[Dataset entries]
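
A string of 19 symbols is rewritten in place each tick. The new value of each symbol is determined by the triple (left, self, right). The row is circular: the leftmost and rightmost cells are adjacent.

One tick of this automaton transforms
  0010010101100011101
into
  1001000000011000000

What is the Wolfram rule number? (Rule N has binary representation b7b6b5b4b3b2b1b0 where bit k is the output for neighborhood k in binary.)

position 15: 111 → 0  (bit 7 = 0)
position 10: 110 → 0  (bit 6 = 0)
position 6: 101 → 0  (bit 5 = 0)
position 0: 100 → 1  (bit 4 = 1)
position 9: 011 → 0  (bit 3 = 0)
position 2: 010 → 0  (bit 2 = 0)
position 1: 001 → 0  (bit 1 = 0)
position 12: 000 → 1  (bit 0 = 1)
bits b7..b0 = 00010001 = 17

17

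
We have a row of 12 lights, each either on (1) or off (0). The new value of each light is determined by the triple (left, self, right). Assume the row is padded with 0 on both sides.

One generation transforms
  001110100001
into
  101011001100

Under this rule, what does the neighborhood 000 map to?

1

At position 0 the neighborhood is 000; the next row has 1 there.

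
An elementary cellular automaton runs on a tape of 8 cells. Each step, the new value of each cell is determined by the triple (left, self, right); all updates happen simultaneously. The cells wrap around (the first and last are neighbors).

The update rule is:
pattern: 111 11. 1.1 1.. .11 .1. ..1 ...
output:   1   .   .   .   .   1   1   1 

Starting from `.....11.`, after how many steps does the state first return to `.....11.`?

40

step 1: 11111...
step 2: .111..11
step 3: ..1..1..
step 4: 111.11.1
step 5: 11......
step 6: ...11111
step 7: .11.111.
step 8: 1....1..
step 9: 1.1111.1
step 10: ...11...
step 11: 111...11
step 12: 11..11.1
step 13: 1..1....
step 14: 1.11.111
step 15: ......11
step 16: .11111..
step 17: 1.111..1
step 18: ...1..1.
step 19: 1111.11.
step 20: .11.....
step 21: 1...1111
step 22: ..11.111
step 23: .1....1.
step 24: 11.1111.
step 25: ....11..
step 26: 1111...1
step 27: 111..11.
step 28: .1..1...
step 29: 11.11.11
step 30: 1......1
step 31: ..11111.
step 32: 11.111..
step 33: ....1..1
step 34: .1111.11
step 35: ..11....
step 36: 11...111
step 37: 1..11.11
step 38: ..1....1
step 39: .11.1111
step 40: .....11.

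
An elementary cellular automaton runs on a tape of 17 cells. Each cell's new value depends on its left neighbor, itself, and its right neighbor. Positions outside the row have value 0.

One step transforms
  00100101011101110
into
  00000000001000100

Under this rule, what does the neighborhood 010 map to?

At position 2 the neighborhood is 010; the next row has 0 there.

0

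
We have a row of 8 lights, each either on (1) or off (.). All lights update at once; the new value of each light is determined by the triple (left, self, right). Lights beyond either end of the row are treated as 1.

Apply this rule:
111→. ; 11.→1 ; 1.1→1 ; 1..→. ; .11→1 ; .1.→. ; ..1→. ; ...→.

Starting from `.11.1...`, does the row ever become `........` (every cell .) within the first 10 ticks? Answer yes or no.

1111....
...1....
........
all cells are . at tick 3

yes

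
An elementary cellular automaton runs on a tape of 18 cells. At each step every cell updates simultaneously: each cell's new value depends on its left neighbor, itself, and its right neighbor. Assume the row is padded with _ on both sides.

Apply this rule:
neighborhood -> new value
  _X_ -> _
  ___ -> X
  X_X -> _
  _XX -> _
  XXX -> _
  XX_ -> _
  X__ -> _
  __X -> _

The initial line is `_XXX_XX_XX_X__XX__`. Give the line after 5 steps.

_________________X

step 1: _________________X
step 2: XXXXXXXXXXXXXXXX__
step 3: _________________X  (repeats step 1; period 2)
step 5: _________________X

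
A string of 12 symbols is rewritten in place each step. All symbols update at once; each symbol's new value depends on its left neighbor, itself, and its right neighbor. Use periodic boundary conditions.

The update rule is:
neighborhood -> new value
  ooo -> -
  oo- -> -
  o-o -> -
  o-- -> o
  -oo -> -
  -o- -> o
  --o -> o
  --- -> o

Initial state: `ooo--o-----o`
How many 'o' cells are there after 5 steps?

step 1: ---oooooooo-
step 2: ooo--------o
step 3: ---oooooooo-  (repeats step 1; period 2)
step 5: ---oooooooo-
count of o: 8

8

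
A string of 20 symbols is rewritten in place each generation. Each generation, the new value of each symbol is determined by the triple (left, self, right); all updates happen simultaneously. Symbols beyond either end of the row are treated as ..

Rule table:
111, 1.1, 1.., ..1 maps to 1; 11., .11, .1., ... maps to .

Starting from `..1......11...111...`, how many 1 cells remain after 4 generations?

10

.1.1....1..1.1.1.1..
1.1.1..1.11.1.1.1.1.
.1.1.11.1..1.1.1.1.1
1.1.1..1.11.1.1.1.1.
count of 1: 10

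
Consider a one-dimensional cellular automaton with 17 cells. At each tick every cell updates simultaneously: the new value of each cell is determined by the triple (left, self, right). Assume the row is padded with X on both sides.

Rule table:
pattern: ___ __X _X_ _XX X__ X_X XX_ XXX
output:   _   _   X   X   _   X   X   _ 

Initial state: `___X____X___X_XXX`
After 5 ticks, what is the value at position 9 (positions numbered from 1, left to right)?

___X____X___XXX__
___X____X___X_X__
___X____X___XXX__  (repeats tick 1; period 2)
tick 5: ___X____X___XXX__
position 9 holds X

X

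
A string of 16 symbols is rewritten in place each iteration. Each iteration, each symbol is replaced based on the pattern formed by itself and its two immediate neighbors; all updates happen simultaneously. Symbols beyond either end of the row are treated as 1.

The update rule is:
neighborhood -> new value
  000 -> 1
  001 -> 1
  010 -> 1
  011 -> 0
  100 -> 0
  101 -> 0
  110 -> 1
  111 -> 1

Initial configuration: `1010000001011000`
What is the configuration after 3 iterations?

1010101111001010

iteration 1: 1010111111001011
iteration 2: 1010011111011001
iteration 3: 1010101111001010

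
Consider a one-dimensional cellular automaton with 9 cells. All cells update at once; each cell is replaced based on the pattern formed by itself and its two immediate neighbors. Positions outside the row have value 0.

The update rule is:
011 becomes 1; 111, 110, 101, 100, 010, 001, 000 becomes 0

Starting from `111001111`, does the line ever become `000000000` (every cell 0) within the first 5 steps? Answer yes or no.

100001000
000000000
all cells are 0 at step 2

yes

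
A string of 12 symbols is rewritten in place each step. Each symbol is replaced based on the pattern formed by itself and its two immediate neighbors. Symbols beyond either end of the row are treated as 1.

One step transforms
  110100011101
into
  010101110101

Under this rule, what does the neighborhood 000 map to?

At position 5 the neighborhood is 000; the next row has 1 there.

1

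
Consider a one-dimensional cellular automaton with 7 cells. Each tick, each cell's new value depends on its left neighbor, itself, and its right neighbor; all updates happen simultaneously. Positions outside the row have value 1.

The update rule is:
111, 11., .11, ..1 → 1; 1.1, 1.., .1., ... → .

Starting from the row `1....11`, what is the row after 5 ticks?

1.11111

1...111
1..1111
1.11111
1.11111  (fixed point — unchanged through tick 5)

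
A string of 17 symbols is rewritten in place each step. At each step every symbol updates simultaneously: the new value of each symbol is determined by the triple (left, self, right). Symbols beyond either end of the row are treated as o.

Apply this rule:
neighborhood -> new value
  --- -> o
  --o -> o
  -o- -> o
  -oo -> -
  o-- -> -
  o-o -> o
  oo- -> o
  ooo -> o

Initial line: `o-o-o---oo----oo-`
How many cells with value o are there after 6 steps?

step 1: ooooo-oo-o-ooo-oo
step 2: oooooo-oooo-ooo-o
step 3: ooooooo-oooo-ooo-
step 4: oooooooo-oooo-ooo
step 5: ooooooooo-oooo-oo
step 6: oooooooooo-oooo-o
count of o: 15

15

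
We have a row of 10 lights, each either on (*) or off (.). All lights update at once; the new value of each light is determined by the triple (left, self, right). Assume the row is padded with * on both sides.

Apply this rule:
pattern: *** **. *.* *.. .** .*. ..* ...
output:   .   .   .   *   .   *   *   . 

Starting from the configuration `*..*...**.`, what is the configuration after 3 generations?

.****.*...
......**.*
*....*....

*....*....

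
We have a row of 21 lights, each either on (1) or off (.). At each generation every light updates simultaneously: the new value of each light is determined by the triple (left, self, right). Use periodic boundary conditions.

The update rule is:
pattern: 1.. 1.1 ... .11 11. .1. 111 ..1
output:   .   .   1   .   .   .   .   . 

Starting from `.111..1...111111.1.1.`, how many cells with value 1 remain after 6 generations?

18

generation 1: ........1............
generation 2: 1111111...11111111111
generation 3: ........1............  (repeats generation 1; period 2)
generation 6: 1111111...11111111111
count of 1: 18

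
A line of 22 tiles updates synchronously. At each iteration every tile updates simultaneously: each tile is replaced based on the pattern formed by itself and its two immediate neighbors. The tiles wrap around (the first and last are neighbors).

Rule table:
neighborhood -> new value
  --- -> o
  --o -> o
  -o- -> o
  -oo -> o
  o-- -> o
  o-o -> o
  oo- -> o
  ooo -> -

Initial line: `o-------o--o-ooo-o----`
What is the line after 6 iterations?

oooooooooooooo-ooooooo
-------------ooo------
oooooooooooooo-ooooooo  (repeats iteration 1; period 2)
iteration 6: -------------ooo------

-------------ooo------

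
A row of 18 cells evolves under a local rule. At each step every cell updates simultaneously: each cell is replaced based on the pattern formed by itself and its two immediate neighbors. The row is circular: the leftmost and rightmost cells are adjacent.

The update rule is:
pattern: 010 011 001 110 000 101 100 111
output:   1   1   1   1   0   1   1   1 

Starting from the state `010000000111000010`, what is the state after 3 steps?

111110111111111111

111000001111100111
111100011111111111
111110111111111111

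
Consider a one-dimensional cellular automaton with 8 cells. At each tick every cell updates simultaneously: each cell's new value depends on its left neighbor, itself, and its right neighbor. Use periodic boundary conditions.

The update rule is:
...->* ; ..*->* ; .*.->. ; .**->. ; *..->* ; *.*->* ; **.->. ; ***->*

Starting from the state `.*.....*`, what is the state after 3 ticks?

*.*.*.*.

tick 1: *.*****.
tick 2: .*.***.*
tick 3: *.*.*.*.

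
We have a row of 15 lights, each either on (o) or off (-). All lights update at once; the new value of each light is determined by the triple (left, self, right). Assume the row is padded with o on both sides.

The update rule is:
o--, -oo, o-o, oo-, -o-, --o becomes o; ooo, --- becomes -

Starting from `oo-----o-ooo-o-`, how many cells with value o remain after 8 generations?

11

-oo---oooo-oooo
oooo-oo--ooo---
---ooooooo-oo-o
o-oo-----oooooo
ooooo---oo-----
----oo-oooo---o
o--ooooo--oo-oo
oooo---ooooooo-
count of o: 11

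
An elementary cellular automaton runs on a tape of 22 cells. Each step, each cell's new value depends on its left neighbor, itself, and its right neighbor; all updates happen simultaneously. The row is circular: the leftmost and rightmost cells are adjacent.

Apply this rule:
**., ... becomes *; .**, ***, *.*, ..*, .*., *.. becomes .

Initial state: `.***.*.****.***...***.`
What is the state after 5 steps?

****..*.***...*.....**

...*......*...*.*...*.
**...****...*.....*...
.*.*....*.*...***...*.
.....**.....*...*.*...
****..*.***...*.....**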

_TASK BRIEF_. Which lines in the records above contain the string "periodic"? Copy each one.

_COMPLETED TASK_.
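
A string of 12 symbols is rewritten in place each step. All symbols update at once; each symbol's new value depends on its left neighbor, itself, and its right neighbor. Use periodic boundary conditions.
We have a row of 21 lights, each either on (1) or off (.). At each generation every light updates simultaneously: the new value of each light is determined by the triple (left, self, right). Use periodic boundary conditions.
Consider a one-dimensional cellular automaton with 8 cells. At each tick every cell updates simultaneously: each cell's new value depends on its left neighbor, itself, and its right neighbor. Use periodic boundary conditions.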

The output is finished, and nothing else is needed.